### SOURCE MATERIAL
┄┄┄┄┄┄
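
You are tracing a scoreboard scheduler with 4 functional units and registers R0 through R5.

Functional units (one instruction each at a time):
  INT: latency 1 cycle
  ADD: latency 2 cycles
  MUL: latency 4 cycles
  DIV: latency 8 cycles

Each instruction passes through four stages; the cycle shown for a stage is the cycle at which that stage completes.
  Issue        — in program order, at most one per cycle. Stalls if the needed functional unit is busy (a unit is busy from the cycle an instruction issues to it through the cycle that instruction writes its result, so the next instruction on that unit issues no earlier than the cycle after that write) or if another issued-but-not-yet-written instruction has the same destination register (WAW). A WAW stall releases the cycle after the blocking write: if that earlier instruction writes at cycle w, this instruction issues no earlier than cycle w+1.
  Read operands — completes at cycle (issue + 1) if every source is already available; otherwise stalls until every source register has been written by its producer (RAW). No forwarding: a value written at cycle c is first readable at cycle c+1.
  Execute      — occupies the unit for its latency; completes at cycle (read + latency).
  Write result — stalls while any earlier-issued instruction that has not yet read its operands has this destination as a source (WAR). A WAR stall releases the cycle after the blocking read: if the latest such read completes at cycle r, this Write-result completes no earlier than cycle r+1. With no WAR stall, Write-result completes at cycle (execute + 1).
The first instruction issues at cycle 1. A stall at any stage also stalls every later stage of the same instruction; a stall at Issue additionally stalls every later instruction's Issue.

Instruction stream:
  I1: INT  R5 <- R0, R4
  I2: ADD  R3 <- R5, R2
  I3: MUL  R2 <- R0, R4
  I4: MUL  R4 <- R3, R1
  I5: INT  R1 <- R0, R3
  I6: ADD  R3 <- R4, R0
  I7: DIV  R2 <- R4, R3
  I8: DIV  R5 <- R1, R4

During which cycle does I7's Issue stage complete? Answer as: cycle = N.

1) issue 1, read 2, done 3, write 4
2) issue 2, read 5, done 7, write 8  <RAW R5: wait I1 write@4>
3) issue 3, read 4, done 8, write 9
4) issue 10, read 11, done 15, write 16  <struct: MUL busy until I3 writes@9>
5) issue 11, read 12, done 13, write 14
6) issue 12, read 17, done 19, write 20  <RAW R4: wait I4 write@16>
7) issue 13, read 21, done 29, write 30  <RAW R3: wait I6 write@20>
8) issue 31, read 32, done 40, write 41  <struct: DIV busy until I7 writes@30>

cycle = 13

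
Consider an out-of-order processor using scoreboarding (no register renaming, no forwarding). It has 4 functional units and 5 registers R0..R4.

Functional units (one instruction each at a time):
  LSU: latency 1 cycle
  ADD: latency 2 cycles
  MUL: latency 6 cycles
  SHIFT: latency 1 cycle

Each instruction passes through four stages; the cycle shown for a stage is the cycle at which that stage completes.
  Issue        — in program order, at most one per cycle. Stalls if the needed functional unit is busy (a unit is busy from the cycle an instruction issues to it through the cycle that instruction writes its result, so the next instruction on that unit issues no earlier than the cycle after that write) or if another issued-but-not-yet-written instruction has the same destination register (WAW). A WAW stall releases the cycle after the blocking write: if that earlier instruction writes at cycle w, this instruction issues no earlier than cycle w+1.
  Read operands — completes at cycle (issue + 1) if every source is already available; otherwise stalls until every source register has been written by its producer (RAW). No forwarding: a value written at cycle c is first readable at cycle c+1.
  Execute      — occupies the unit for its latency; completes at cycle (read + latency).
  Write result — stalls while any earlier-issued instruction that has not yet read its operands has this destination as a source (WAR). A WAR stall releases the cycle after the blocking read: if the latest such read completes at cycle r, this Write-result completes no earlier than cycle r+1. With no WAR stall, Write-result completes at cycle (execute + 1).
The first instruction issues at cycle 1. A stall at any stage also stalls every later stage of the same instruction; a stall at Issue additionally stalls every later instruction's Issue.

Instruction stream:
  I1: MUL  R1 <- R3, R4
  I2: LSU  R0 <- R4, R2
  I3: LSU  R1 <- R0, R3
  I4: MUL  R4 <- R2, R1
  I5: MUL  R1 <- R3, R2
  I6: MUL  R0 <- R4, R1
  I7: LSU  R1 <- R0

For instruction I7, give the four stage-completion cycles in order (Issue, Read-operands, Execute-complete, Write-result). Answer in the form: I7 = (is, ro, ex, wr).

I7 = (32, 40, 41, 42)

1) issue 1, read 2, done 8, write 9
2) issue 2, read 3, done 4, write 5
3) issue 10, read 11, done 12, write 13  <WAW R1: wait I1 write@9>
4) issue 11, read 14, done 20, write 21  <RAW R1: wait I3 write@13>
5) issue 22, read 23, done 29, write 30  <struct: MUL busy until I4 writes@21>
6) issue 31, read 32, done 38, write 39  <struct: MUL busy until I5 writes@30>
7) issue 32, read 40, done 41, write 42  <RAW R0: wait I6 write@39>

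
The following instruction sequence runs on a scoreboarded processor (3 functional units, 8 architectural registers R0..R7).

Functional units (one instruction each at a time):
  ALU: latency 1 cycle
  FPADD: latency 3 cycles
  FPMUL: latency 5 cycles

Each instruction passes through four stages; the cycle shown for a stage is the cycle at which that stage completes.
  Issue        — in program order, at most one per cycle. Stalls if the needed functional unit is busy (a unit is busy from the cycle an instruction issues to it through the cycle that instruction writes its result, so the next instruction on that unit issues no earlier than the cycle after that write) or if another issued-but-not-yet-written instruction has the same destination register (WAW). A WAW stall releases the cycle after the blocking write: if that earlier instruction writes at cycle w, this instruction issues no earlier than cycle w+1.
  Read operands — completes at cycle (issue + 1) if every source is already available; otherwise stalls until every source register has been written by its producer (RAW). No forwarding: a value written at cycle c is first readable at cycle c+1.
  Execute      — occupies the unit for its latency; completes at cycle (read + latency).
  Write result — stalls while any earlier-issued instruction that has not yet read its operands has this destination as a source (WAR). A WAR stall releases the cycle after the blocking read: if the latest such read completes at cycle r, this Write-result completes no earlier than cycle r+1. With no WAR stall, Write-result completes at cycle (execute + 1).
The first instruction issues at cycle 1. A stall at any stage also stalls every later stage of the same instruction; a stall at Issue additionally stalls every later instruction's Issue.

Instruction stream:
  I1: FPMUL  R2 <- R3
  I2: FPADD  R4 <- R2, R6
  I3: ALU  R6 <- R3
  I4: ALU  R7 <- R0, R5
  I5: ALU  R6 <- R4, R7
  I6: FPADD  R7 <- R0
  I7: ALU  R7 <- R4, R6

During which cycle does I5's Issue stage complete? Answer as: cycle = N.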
┄┄┄┄┄┄
### WORK REQUIRED
Return every record, leaving each line exactly as it was given.

### COMPLETED EXERCISE
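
You are tracing a scoreboard scheduler with 4 functional units and registers R0 through R5.

Functional units (one instruction each at a time):
  INT: latency 1 cycle
  ADD: latency 2 cycles
  MUL: latency 4 cycles
  DIV: latency 8 cycles

Each instruction passes through four stages; the cycle shown for a stage is the cycle at which that stage completes.
  Issue        — in program order, at most one per cycle. Stalls if the needed functional unit is busy (a unit is busy from the cycle an instruction issues to it through the cycle that instruction writes its result, so the next instruction on that unit issues no earlier than the cycle after that write) or if another issued-but-not-yet-written instruction has the same destination register (WAW). A WAW stall releases the cycle after the blocking write: if that earlier instruction writes at cycle w, this instruction issues no earlier than cycle w+1.
  Read operands — completes at cycle (issue + 1) if every source is already available; otherwise stalls until every source register has been written by its producer (RAW). No forwarding: a value written at cycle c is first readable at cycle c+1.
  Execute      — occupies the unit for its latency; completes at cycle (read + latency).
  Write result — stalls while any earlier-issued instruction that has not yet read its operands has this destination as a source (WAR). A WAR stall releases the cycle after the blocking read: if the latest such read completes at cycle r, this Write-result completes no earlier than cycle r+1. With no WAR stall, Write-result completes at cycle (execute + 1).
The first instruction issues at cycle 1. A stall at any stage also stalls every later stage of the same instruction; a stall at Issue additionally stalls every later instruction's Issue.

Instruction stream:
  I1: INT  R5 <- R0, R4
  I2: ADD  R3 <- R5, R2
  I3: MUL  R2 <- R0, R4
  I4: MUL  R4 <- R3, R1
  I5: INT  R1 <- R0, R3
  I6: ADD  R3 <- R4, R0
  I7: DIV  R2 <- R4, R3
  I8: DIV  R5 <- R1, R4

During which cycle does I7's Issue stage complete? Answer as: cycle = N.

1) issue 1, read 2, done 3, write 4
2) issue 2, read 5, done 7, write 8  <RAW R5: wait I1 write@4>
3) issue 3, read 4, done 8, write 9
4) issue 10, read 11, done 15, write 16  <struct: MUL busy until I3 writes@9>
5) issue 11, read 12, done 13, write 14
6) issue 12, read 17, done 19, write 20  <RAW R4: wait I4 write@16>
7) issue 13, read 21, done 29, write 30  <RAW R3: wait I6 write@20>
8) issue 31, read 32, done 40, write 41  <struct: DIV busy until I7 writes@30>

cycle = 13

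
Consider an out-of-order processor using scoreboarding (no register renaming, no forwarding). It has 4 functional units and 5 registers R0..R4.

Functional units (one instruction each at a time):
  LSU: latency 1 cycle
  ADD: latency 2 cycles
  MUL: latency 6 cycles
  SHIFT: latency 1 cycle

Each instruction passes through four stages; the cycle shown for a stage is the cycle at which that stage completes.
  Issue        — in program order, at most one per cycle. Stalls if the needed functional unit is busy (a unit is busy from the cycle an instruction issues to it through the cycle that instruction writes its result, so the next instruction on that unit issues no earlier than the cycle after that write) or if another issued-but-not-yet-written instruction has the same destination register (WAW). A WAW stall releases the cycle after the blocking write: if that earlier instruction writes at cycle w, this instruction issues no earlier than cycle w+1.
  Read operands — completes at cycle (issue + 1) if every source is already available; otherwise stalls until every source register has been written by its producer (RAW). No forwarding: a value written at cycle c is first readable at cycle c+1.
  Execute      — occupies the unit for its latency; completes at cycle (read + latency).
  Write result — stalls while any earlier-issued instruction that has not yet read its operands has this destination as a source (WAR). A WAR stall releases the cycle after the blocking read: if the latest such read completes at cycle r, this Write-result completes no earlier than cycle r+1. With no WAR stall, Write-result completes at cycle (execute + 1).
The first instruction issues at cycle 1. A stall at any stage also stalls every later stage of the same instruction; a stall at Issue additionally stalls every later instruction's Issue.

Instruction stream:
  I1: MUL  R1 <- R3, R4
  I2: LSU  R0 <- R4, R2
  I3: LSU  R1 <- R0, R3
  I4: MUL  R4 <- R2, R1
  I5: MUL  R1 <- R3, R2
  I6: MUL  R0 <- R4, R1
  I7: LSU  R1 <- R0

For instruction I7, give the four stage-completion cycles in order (Issue, Read-operands, Execute-complete, Write-result). Answer in the form: I7 = (is, ro, ex, wr).

I7 = (32, 40, 41, 42)

1) issue 1, read 2, done 8, write 9
2) issue 2, read 3, done 4, write 5
3) issue 10, read 11, done 12, write 13  <WAW R1: wait I1 write@9>
4) issue 11, read 14, done 20, write 21  <RAW R1: wait I3 write@13>
5) issue 22, read 23, done 29, write 30  <struct: MUL busy until I4 writes@21>
6) issue 31, read 32, done 38, write 39  <struct: MUL busy until I5 writes@30>
7) issue 32, read 40, done 41, write 42  <RAW R0: wait I6 write@39>

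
The following instruction sequence runs on a scoreboarded processor (3 functional units, 8 architectural registers R0..R7).

Functional units (one instruction each at a time):
  ALU: latency 1 cycle
  FPADD: latency 3 cycles
  FPMUL: latency 5 cycles

Each instruction passes through four stages; the cycle shown for a stage is the cycle at which that stage completes.
  Issue        — in program order, at most one per cycle. Stalls if the needed functional unit is busy (a unit is busy from the cycle an instruction issues to it through the cycle that instruction writes its result, so the next instruction on that unit issues no earlier than the cycle after that write) or if another issued-but-not-yet-written instruction has the same destination register (WAW). A WAW stall releases the cycle after the blocking write: if that earlier instruction writes at cycle w, this instruction issues no earlier than cycle w+1.
  Read operands — completes at cycle (issue + 1) if every source is already available; otherwise stalls until every source register has been written by its producer (RAW). No forwarding: a value written at cycle c is first readable at cycle c+1.
  Execute      — occupies the unit for its latency; completes at cycle (read + latency).
  Write result — stalls while any earlier-issued instruction that has not yet read its operands has this destination as a source (WAR). A WAR stall releases the cycle after the blocking read: if the latest such read completes at cycle r, this Write-result completes no earlier than cycle r+1. With no WAR stall, Write-result completes at cycle (execute + 1).
The first instruction issues at cycle 1. A stall at any stage also stalls every later stage of the same instruction; a stall at Issue additionally stalls every later instruction's Issue.

Instruction stream:
  I1: FPMUL  R2 <- R3
  I2: FPADD  R4 <- R2, R6
  I3: ALU  R6 <- R3
  I4: ALU  R7 <- R0, R5
  I5: ALU  R6 <- R4, R7
  I6: FPADD  R7 <- R0
  I7: ALU  R7 <- R4, R6

During which cycle does I5's Issue stage complete? Answer as: cycle = N.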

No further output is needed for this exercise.